Work item:
For the records below, tally the lines that contain "left" and give only that number.

##### Exercise inputs

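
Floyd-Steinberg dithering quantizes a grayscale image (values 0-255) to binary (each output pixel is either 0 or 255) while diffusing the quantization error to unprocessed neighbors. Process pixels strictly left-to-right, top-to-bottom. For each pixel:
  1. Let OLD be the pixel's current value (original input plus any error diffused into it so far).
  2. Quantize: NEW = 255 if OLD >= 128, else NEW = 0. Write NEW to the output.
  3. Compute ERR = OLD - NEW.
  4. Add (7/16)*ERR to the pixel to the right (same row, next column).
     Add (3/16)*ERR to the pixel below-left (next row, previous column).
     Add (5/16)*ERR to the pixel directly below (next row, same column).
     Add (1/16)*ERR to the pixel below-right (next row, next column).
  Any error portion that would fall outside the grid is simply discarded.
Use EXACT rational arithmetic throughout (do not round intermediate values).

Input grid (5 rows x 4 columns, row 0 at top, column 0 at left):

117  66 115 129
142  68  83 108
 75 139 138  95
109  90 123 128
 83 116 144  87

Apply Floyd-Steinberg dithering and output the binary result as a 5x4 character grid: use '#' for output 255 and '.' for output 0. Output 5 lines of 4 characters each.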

##########

Answer space:
3